== Material for this exercise ==
⟨

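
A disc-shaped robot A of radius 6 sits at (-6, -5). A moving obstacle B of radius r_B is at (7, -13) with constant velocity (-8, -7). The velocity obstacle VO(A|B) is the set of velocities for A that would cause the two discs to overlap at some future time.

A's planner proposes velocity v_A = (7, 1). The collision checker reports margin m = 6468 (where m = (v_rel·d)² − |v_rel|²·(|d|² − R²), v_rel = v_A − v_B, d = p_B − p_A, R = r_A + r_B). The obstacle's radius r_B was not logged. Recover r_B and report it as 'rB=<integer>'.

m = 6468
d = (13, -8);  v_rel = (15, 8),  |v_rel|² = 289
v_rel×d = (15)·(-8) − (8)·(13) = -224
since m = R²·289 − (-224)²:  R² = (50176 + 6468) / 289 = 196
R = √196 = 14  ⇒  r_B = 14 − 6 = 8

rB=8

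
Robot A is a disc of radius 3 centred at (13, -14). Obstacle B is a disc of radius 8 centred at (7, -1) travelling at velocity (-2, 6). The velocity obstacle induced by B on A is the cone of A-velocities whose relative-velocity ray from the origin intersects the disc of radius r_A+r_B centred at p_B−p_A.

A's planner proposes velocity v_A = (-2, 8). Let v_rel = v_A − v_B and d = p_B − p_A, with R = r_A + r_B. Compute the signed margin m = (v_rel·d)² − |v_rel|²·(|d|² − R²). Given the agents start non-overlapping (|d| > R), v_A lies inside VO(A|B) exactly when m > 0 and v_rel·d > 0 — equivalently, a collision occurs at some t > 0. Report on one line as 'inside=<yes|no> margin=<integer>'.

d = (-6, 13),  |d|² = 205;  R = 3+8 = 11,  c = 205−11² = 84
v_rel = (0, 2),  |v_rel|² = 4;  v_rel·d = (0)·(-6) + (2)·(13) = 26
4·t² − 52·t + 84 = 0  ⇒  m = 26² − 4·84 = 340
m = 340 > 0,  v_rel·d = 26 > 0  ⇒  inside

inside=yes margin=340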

⟩
⟨

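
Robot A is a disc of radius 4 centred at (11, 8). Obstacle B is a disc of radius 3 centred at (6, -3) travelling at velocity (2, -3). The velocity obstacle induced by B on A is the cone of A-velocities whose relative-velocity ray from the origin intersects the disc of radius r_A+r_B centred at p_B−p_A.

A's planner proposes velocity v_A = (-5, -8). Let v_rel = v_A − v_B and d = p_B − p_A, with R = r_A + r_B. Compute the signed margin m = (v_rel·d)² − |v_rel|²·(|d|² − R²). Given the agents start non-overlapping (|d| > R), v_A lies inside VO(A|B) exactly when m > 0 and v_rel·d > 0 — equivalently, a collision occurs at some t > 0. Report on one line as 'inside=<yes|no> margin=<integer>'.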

⟩
⟨

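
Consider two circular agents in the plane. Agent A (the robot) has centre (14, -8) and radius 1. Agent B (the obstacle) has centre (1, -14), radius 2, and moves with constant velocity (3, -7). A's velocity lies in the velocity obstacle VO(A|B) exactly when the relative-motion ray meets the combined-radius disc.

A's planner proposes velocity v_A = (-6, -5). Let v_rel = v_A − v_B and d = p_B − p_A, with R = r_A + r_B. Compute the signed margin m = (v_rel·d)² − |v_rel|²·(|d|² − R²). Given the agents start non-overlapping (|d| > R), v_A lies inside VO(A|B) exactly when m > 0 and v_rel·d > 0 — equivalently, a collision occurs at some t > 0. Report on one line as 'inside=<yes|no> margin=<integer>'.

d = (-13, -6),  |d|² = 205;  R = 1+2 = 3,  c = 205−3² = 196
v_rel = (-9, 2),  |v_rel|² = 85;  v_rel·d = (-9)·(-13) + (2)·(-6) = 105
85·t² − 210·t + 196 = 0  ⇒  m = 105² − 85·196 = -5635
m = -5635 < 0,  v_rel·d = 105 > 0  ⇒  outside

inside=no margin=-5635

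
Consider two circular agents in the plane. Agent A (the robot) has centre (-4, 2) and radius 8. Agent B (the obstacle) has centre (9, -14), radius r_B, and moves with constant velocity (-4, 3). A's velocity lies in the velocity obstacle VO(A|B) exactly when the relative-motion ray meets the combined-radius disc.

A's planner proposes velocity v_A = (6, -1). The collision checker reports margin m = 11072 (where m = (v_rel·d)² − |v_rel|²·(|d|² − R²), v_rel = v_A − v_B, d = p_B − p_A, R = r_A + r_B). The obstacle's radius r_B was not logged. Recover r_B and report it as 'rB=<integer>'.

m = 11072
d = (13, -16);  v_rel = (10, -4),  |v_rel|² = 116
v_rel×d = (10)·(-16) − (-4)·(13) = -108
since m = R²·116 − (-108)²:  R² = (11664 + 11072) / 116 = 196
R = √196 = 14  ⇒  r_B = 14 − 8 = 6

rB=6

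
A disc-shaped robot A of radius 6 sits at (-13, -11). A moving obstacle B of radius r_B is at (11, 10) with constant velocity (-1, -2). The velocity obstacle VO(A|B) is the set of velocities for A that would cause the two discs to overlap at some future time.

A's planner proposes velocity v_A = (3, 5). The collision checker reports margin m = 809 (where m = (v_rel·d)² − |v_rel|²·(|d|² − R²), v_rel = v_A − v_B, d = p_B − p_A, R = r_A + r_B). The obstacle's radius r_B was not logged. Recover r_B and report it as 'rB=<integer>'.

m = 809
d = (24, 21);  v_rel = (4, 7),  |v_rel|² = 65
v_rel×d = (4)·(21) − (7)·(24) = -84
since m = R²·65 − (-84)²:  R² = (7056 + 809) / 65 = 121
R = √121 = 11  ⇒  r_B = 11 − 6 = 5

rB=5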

⟩

== Your goal ==
Take from the entries every line that has the string "origin".

== Answer to the problem ==
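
Robot A is a disc of radius 3 centred at (13, -14). Obstacle B is a disc of radius 8 centred at (7, -1) travelling at velocity (-2, 6). The velocity obstacle induced by B on A is the cone of A-velocities whose relative-velocity ray from the origin intersects the disc of radius r_A+r_B centred at p_B−p_A.
Robot A is a disc of radius 4 centred at (11, 8). Obstacle B is a disc of radius 3 centred at (6, -3) travelling at velocity (2, -3). The velocity obstacle induced by B on A is the cone of A-velocities whose relative-velocity ray from the origin intersects the disc of radius r_A+r_B centred at p_B−p_A.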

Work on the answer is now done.